### WORK INSTRUCTION
Print the data below exactly, but only the lines from the one containing "Minterms (f=1): m2, m3, m4, m10" down to the one containing "Don't-cares: m15", inclusive.

### DATASET
════════

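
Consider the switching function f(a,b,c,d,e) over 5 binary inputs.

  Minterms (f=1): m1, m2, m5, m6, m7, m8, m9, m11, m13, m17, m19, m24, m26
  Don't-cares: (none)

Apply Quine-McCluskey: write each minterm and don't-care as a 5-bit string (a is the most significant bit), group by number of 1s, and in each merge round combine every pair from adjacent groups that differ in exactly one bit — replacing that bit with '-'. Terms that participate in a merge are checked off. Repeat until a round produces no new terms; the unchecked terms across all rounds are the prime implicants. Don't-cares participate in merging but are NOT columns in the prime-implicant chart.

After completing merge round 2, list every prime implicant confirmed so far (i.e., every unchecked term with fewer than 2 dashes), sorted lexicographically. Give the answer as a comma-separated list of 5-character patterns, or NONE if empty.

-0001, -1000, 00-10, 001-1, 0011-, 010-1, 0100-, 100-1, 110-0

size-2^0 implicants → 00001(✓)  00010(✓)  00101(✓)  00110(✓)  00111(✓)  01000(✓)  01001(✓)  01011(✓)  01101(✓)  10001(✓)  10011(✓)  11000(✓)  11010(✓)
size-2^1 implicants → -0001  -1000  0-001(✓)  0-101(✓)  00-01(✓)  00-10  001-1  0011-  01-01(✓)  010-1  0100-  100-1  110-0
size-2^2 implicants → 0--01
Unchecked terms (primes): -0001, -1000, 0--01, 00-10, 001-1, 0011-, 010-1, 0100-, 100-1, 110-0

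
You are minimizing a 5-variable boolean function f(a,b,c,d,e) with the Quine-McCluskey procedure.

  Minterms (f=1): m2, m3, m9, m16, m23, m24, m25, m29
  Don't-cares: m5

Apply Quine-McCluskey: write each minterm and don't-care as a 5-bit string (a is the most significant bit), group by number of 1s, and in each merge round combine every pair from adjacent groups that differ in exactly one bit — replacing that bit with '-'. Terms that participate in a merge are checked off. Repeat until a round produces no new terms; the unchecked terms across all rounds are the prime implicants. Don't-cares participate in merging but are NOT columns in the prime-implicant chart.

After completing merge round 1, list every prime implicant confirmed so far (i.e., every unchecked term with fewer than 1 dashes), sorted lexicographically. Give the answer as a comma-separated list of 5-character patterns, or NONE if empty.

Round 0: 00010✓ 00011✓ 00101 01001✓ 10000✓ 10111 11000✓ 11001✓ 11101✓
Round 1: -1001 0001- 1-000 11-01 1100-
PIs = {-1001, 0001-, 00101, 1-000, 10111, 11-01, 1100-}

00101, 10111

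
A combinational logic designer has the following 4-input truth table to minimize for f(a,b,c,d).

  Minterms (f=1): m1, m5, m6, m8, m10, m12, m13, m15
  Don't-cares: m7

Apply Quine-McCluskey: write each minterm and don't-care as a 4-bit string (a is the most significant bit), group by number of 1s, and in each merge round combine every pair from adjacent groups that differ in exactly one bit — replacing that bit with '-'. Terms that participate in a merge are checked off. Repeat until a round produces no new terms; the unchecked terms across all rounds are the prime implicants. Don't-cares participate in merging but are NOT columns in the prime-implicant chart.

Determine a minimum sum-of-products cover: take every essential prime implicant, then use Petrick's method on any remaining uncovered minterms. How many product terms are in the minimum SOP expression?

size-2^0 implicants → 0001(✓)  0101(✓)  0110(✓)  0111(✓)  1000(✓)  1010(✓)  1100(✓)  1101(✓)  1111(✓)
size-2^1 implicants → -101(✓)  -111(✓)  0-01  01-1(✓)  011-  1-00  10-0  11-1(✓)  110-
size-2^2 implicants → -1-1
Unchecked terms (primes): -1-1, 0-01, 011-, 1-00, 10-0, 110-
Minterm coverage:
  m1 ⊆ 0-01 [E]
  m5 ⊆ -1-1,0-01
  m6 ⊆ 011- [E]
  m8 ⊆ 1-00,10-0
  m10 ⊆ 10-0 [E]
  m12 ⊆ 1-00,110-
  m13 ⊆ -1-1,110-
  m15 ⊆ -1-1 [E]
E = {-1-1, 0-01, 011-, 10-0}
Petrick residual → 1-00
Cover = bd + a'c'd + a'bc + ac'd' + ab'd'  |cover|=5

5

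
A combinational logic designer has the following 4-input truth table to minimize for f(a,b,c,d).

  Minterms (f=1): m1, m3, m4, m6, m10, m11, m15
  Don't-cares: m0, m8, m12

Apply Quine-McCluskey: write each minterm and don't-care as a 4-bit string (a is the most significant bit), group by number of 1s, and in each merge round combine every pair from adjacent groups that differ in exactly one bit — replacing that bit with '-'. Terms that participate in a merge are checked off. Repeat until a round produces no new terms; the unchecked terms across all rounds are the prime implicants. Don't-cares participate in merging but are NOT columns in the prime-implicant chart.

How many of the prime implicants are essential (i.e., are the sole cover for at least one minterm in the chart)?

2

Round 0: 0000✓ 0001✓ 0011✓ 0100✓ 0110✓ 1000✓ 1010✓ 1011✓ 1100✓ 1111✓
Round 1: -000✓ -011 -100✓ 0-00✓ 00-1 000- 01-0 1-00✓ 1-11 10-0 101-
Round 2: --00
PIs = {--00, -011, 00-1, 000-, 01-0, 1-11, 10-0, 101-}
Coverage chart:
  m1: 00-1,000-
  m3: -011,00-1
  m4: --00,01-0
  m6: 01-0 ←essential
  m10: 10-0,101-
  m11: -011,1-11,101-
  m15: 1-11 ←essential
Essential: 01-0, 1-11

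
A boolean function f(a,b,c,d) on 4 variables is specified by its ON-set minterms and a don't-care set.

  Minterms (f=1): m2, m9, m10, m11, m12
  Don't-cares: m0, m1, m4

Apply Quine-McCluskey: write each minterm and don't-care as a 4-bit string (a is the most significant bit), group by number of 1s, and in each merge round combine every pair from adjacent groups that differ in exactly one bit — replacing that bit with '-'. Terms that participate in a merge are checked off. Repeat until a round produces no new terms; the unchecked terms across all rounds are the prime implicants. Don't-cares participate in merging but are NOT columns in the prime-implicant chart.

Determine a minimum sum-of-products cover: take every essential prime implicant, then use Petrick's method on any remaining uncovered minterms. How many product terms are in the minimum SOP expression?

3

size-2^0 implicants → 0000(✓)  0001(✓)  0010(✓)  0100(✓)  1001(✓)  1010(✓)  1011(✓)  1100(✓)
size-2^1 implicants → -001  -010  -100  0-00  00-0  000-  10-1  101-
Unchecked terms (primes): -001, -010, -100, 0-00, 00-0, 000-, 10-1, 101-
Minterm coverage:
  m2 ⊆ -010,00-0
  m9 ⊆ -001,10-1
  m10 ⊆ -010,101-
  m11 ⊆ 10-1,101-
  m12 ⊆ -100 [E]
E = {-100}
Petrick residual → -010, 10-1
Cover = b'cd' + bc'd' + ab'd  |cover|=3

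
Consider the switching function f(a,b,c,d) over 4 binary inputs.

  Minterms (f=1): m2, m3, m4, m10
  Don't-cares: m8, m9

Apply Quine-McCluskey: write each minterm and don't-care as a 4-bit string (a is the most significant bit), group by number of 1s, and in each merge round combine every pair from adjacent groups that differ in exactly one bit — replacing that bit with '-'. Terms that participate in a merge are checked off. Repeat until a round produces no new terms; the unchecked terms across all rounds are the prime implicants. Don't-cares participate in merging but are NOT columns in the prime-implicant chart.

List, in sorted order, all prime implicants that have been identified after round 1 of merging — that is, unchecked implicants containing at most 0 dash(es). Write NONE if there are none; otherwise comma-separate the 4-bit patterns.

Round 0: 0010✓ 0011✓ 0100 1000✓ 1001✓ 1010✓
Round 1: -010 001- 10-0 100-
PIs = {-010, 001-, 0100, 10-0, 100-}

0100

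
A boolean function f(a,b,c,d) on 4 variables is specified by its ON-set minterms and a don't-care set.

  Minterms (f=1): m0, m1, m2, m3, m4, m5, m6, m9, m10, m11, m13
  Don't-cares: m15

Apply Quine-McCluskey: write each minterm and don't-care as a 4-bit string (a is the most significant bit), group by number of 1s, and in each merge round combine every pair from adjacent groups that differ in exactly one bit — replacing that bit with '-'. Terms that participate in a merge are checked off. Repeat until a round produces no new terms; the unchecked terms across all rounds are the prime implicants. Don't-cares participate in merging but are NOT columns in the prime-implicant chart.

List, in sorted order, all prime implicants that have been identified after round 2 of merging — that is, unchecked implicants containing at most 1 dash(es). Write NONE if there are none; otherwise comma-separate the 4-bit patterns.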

════════

### ANSWER TO THE EXERCISE
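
  Minterms (f=1): m2, m3, m4, m10
  Don't-cares: m8, m9

Apply Quine-McCluskey: write each minterm and don't-care as a 4-bit string (a is the most significant bit), group by number of 1s, and in each merge round combine every pair from adjacent groups that differ in exactly one bit — replacing that bit with '-'. Terms that participate in a merge are checked off. Repeat until a round produces no new terms; the unchecked terms across all rounds are the prime implicants. Don't-cares participate in merging but are NOT columns in the prime-implicant chart.

List, in sorted order, all prime implicants that have been identified after round 1 of merging — that is, unchecked implicants containing at most 0 dash(es). Write NONE if there are none; otherwise comma-separate the 4-bit patterns.

Round 0: 0010✓ 0011✓ 0100 1000✓ 1001✓ 1010✓
Round 1: -010 001- 10-0 100-
PIs = {-010, 001-, 0100, 10-0, 100-}

0100

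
A boolean function f(a,b,c,d) on 4 variables is specified by its ON-set minterms and a don't-care set.

  Minterms (f=1): m0, m1, m2, m3, m4, m5, m6, m9, m10, m11, m13
  Don't-cares: m15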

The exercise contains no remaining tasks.